*** Opening of Task data ***

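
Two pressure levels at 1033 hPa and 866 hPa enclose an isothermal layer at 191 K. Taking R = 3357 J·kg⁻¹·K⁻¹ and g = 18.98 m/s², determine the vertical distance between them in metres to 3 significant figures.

Hypsometric equation: Δz = (R T̄/g) ln(P₁/P₂).
R T̄/g = 3357 × 191 / 18.98 = 33782 m.
ln(1033/866) = ln(1.1928) = 0.17630.
Δz = 33782 × 0.17630 = 5955.8 m.

Δz ≈ 5960 m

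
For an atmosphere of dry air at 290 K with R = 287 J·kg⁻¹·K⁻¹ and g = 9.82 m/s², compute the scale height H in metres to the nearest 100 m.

The scale height of an isothermal atmosphere is H = RT/g.
H = 287 × 290 / 9.82 = 83230/9.82 = 8475.6 m.

H ≈ 8500 m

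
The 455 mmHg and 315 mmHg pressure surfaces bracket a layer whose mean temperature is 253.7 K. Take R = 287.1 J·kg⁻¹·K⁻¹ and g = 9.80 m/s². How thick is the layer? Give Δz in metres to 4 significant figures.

Hypsometric equation: Δz = (R T̄/g) ln(P₁/P₂).
R T̄/g = 287.1 × 253.7 / 9.80 = 7432.4 m.
ln(455/315) = ln(1.4444) = 0.36769.
Δz = 7432.4 × 0.36769 = 2732.8 m.

Δz ≈ 2733 m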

*** Close of Task data ***

In the listing above, find the line containing "For an atmosphere"; that line and every line after it, through the last, are to be retyped exactly.

#### [Answer to the problem]
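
For an atmosphere of dry air at 290 K with R = 287 J·kg⁻¹·K⁻¹ and g = 9.82 m/s², compute the scale height H in metres to the nearest 100 m.

The scale height of an isothermal atmosphere is H = RT/g.
H = 287 × 290 / 9.82 = 83230/9.82 = 8475.6 m.

H ≈ 8500 m

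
The 455 mmHg and 315 mmHg pressure surfaces bracket a layer whose mean temperature is 253.7 K. Take R = 287.1 J·kg⁻¹·K⁻¹ and g = 9.80 m/s². How thick is the layer? Give Δz in metres to 4 significant figures.

Hypsometric equation: Δz = (R T̄/g) ln(P₁/P₂).
R T̄/g = 287.1 × 253.7 / 9.80 = 7432.4 m.
ln(455/315) = ln(1.4444) = 0.36769.
Δz = 7432.4 × 0.36769 = 2732.8 m.

Δz ≈ 2733 m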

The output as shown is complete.